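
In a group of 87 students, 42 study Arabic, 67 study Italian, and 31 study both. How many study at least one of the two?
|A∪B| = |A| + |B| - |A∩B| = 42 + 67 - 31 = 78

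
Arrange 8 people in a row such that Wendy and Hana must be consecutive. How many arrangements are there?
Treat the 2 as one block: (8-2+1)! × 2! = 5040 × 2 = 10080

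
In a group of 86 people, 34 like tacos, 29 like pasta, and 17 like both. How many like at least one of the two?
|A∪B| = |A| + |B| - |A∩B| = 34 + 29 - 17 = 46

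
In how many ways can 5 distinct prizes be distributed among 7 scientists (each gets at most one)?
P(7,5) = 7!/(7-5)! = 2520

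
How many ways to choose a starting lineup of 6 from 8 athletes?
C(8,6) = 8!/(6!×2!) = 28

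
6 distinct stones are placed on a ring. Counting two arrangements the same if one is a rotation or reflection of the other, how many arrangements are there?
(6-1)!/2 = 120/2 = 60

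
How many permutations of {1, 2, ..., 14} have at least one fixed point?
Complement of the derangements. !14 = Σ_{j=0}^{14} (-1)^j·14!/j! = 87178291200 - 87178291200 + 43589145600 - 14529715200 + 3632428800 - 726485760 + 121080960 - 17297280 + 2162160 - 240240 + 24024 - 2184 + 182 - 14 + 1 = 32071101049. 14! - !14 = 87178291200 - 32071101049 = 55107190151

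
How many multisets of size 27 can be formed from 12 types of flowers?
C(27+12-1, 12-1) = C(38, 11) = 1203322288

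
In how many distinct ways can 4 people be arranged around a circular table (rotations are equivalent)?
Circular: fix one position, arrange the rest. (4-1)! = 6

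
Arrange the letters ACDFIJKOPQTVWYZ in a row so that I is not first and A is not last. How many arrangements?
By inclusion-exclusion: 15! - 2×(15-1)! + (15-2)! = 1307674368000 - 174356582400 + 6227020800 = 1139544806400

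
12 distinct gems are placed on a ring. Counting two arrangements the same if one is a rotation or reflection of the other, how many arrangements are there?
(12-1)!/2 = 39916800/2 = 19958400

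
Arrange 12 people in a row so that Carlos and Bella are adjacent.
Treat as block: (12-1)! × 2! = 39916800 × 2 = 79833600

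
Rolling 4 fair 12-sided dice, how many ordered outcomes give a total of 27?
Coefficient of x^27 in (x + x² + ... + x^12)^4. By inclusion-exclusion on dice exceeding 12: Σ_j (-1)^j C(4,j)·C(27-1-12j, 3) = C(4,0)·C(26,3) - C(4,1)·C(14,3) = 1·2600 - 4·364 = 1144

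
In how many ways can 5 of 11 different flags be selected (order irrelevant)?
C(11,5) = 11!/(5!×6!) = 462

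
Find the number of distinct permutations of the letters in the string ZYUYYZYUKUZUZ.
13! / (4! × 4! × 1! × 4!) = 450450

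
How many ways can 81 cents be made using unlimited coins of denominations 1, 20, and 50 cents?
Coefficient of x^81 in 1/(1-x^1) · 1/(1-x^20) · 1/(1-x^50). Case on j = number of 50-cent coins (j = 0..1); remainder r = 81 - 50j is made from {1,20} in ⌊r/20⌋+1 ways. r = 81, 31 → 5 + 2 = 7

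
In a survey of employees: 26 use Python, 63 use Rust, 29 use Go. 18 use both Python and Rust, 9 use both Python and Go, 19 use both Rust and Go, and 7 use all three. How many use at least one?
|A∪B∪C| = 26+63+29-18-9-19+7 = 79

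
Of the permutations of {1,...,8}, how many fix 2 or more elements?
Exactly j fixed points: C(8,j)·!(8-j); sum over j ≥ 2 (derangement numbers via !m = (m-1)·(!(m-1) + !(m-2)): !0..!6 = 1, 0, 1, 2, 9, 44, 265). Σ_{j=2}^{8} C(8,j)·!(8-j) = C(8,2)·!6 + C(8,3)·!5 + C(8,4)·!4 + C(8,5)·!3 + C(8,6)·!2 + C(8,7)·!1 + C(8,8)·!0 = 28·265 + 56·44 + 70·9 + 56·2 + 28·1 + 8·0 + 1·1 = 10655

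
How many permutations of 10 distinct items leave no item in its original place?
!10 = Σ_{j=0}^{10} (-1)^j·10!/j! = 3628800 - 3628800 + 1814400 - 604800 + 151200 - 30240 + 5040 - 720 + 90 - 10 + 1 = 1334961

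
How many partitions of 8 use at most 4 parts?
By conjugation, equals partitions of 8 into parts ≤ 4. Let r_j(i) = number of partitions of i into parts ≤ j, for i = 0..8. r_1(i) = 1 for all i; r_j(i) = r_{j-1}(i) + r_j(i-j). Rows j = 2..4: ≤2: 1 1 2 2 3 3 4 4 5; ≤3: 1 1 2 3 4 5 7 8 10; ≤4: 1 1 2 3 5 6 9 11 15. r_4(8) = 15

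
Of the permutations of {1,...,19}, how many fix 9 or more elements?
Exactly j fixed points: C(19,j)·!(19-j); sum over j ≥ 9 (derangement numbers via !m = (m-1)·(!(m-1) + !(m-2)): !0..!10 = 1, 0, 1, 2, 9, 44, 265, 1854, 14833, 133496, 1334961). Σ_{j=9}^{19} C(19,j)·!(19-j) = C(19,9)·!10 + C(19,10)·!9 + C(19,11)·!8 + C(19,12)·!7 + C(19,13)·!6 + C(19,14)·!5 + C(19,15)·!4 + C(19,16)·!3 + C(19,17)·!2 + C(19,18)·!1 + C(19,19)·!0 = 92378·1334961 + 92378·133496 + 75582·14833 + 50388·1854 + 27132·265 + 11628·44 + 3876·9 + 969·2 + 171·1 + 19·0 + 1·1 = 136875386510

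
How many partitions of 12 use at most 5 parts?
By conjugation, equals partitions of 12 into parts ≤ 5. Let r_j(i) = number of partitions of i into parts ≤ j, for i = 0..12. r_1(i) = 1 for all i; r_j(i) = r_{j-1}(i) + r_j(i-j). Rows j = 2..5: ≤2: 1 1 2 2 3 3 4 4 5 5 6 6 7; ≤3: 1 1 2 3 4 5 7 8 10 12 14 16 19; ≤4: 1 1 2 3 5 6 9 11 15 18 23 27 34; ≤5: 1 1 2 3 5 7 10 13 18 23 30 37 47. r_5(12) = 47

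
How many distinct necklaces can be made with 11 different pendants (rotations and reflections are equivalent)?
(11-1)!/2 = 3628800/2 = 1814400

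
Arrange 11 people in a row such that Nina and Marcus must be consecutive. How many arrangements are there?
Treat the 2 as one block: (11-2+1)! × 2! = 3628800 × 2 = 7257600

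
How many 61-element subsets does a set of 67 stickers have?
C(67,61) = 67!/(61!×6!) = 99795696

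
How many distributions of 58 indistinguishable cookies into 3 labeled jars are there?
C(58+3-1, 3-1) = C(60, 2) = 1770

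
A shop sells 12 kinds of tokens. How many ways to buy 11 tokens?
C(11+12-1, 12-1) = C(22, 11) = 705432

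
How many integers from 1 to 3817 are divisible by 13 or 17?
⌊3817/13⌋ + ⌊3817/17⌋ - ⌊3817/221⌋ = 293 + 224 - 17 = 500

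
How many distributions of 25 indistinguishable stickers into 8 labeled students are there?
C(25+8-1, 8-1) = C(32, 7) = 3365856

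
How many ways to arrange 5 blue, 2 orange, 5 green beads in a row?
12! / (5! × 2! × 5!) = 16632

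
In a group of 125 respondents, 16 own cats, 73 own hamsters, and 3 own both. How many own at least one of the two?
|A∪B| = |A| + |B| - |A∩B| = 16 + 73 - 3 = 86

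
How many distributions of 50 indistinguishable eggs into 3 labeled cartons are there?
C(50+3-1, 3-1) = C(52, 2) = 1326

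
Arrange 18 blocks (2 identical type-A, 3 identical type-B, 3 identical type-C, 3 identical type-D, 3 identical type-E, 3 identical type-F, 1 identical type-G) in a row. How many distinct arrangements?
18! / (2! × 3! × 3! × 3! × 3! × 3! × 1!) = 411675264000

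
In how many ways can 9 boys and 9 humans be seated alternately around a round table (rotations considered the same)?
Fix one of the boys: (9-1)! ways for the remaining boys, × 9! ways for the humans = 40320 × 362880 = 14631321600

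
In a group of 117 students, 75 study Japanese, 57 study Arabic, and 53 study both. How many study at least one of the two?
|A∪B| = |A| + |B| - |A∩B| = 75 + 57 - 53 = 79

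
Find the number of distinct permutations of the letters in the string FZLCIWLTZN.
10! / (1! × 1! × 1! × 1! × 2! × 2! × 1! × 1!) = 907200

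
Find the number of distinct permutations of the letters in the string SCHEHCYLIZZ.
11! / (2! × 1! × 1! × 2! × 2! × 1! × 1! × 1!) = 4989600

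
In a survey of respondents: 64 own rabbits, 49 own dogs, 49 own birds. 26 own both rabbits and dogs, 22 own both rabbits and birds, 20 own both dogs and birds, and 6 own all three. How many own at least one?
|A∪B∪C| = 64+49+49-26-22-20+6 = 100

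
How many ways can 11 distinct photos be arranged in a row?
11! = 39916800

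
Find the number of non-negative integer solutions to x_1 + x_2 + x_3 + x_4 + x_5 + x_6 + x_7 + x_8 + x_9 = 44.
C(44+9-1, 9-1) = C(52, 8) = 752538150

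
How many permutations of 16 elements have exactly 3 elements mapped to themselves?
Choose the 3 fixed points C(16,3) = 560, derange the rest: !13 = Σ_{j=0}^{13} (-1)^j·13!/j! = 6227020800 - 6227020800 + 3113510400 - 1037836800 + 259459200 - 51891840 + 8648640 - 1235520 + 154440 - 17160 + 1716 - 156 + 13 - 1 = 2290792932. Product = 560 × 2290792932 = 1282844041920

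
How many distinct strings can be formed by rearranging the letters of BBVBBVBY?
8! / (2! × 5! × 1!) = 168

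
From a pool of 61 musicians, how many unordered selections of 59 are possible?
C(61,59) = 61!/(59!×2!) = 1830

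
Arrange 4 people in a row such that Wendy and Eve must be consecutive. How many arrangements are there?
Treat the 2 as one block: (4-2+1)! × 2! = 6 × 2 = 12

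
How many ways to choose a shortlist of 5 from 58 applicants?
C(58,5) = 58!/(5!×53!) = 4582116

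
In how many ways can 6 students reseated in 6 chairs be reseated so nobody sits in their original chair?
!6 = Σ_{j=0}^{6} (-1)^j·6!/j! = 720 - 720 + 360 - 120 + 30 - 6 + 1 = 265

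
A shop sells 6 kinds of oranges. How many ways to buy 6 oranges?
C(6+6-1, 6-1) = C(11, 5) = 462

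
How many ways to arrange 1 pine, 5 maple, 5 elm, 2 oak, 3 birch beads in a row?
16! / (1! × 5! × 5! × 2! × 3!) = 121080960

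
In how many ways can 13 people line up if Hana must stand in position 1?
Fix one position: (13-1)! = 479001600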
####
=== Required action ===
Write down only the closing run of lines: the one containing "How many ways to arrange 1" and every line after it to the end of the entries, exactly.

=== Completed task ===
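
How many ways to arrange 1 pine, 5 maple, 5 elm, 2 oak, 3 birch beads in a row?
16! / (1! × 5! × 5! × 2! × 3!) = 121080960

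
In how many ways can 13 people line up if Hana must stand in position 1?
Fix one position: (13-1)! = 479001600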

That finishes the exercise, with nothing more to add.